__WORK REQUEST__: Transcribe the records word for word, leaving nothing out.

__Extracted data entries__:
+ + +

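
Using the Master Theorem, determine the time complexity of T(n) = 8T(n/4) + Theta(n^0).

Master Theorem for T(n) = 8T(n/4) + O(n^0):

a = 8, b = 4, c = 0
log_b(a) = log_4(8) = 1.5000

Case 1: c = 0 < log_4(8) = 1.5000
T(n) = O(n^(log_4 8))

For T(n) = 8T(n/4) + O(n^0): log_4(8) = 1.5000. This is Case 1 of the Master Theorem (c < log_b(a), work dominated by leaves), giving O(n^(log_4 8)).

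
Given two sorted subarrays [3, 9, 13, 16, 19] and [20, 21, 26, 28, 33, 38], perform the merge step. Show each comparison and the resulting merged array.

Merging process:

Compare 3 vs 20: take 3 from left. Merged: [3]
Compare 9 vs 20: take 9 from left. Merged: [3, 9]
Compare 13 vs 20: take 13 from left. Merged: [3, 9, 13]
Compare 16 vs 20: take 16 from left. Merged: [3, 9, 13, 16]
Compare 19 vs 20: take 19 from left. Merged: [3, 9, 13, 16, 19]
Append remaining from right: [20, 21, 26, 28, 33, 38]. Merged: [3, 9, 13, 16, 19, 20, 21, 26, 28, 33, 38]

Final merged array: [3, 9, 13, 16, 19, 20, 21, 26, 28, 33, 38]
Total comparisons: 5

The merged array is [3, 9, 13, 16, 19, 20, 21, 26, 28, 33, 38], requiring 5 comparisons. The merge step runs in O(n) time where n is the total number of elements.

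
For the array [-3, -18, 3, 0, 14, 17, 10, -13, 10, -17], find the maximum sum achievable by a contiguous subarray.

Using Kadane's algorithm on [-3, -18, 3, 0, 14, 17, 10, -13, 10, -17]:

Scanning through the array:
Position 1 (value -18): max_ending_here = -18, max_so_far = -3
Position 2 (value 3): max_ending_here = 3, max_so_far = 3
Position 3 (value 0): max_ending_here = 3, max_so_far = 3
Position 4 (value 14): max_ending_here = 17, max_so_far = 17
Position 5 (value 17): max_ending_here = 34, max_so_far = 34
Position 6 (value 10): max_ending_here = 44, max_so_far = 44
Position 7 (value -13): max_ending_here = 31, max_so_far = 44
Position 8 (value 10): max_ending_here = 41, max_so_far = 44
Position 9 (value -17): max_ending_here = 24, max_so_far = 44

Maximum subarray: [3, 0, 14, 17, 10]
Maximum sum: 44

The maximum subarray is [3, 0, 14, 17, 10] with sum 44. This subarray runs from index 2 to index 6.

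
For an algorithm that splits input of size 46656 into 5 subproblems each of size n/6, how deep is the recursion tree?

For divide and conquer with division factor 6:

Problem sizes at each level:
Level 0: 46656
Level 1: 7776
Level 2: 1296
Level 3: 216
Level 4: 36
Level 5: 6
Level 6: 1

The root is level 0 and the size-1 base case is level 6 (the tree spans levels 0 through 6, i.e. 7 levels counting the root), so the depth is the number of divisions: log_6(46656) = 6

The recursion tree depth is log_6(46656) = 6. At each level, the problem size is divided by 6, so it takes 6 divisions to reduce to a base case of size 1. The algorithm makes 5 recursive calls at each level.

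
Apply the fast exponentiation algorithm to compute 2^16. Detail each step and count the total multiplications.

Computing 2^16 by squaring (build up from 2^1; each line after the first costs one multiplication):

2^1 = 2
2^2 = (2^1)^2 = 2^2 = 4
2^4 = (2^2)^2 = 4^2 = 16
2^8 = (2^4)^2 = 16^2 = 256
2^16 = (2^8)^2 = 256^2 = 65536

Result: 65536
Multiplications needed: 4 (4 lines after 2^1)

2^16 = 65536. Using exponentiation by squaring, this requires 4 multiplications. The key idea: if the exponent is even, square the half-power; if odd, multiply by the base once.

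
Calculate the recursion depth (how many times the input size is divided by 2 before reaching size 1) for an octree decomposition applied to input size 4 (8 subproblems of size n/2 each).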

+ + +

__TASK SOLUTION__:
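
Using the Master Theorem, determine the time complexity of T(n) = 8T(n/4) + Theta(n^0).

Master Theorem for T(n) = 8T(n/4) + O(n^0):

a = 8, b = 4, c = 0
log_b(a) = log_4(8) = 1.5000

Case 1: c = 0 < log_4(8) = 1.5000
T(n) = O(n^(log_4 8))

For T(n) = 8T(n/4) + O(n^0): log_4(8) = 1.5000. This is Case 1 of the Master Theorem (c < log_b(a), work dominated by leaves), giving O(n^(log_4 8)).

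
Given two sorted subarrays [3, 9, 13, 16, 19] and [20, 21, 26, 28, 33, 38], perform the merge step. Show each comparison and the resulting merged array.

Merging process:

Compare 3 vs 20: take 3 from left. Merged: [3]
Compare 9 vs 20: take 9 from left. Merged: [3, 9]
Compare 13 vs 20: take 13 from left. Merged: [3, 9, 13]
Compare 16 vs 20: take 16 from left. Merged: [3, 9, 13, 16]
Compare 19 vs 20: take 19 from left. Merged: [3, 9, 13, 16, 19]
Append remaining from right: [20, 21, 26, 28, 33, 38]. Merged: [3, 9, 13, 16, 19, 20, 21, 26, 28, 33, 38]

Final merged array: [3, 9, 13, 16, 19, 20, 21, 26, 28, 33, 38]
Total comparisons: 5

The merged array is [3, 9, 13, 16, 19, 20, 21, 26, 28, 33, 38], requiring 5 comparisons. The merge step runs in O(n) time where n is the total number of elements.

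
For the array [-3, -18, 3, 0, 14, 17, 10, -13, 10, -17], find the maximum sum achievable by a contiguous subarray.

Using Kadane's algorithm on [-3, -18, 3, 0, 14, 17, 10, -13, 10, -17]:

Scanning through the array:
Position 1 (value -18): max_ending_here = -18, max_so_far = -3
Position 2 (value 3): max_ending_here = 3, max_so_far = 3
Position 3 (value 0): max_ending_here = 3, max_so_far = 3
Position 4 (value 14): max_ending_here = 17, max_so_far = 17
Position 5 (value 17): max_ending_here = 34, max_so_far = 34
Position 6 (value 10): max_ending_here = 44, max_so_far = 44
Position 7 (value -13): max_ending_here = 31, max_so_far = 44
Position 8 (value 10): max_ending_here = 41, max_so_far = 44
Position 9 (value -17): max_ending_here = 24, max_so_far = 44

Maximum subarray: [3, 0, 14, 17, 10]
Maximum sum: 44

The maximum subarray is [3, 0, 14, 17, 10] with sum 44. This subarray runs from index 2 to index 6.

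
For an algorithm that splits input of size 46656 into 5 subproblems each of size n/6, how deep is the recursion tree?

For divide and conquer with division factor 6:

Problem sizes at each level:
Level 0: 46656
Level 1: 7776
Level 2: 1296
Level 3: 216
Level 4: 36
Level 5: 6
Level 6: 1

The root is level 0 and the size-1 base case is level 6 (the tree spans levels 0 through 6, i.e. 7 levels counting the root), so the depth is the number of divisions: log_6(46656) = 6

The recursion tree depth is log_6(46656) = 6. At each level, the problem size is divided by 6, so it takes 6 divisions to reduce to a base case of size 1. The algorithm makes 5 recursive calls at each level.

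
Apply the fast exponentiation algorithm to compute 2^16. Detail each step and count the total multiplications.

Computing 2^16 by squaring (build up from 2^1; each line after the first costs one multiplication):

2^1 = 2
2^2 = (2^1)^2 = 2^2 = 4
2^4 = (2^2)^2 = 4^2 = 16
2^8 = (2^4)^2 = 16^2 = 256
2^16 = (2^8)^2 = 256^2 = 65536

Result: 65536
Multiplications needed: 4 (4 lines after 2^1)

2^16 = 65536. Using exponentiation by squaring, this requires 4 multiplications. The key idea: if the exponent is even, square the half-power; if odd, multiply by the base once.

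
Calculate the recursion depth (how many times the input size is divided by 2 before reaching size 1) for an octree decomposition applied to input size 4 (8 subproblems of size n/2 each).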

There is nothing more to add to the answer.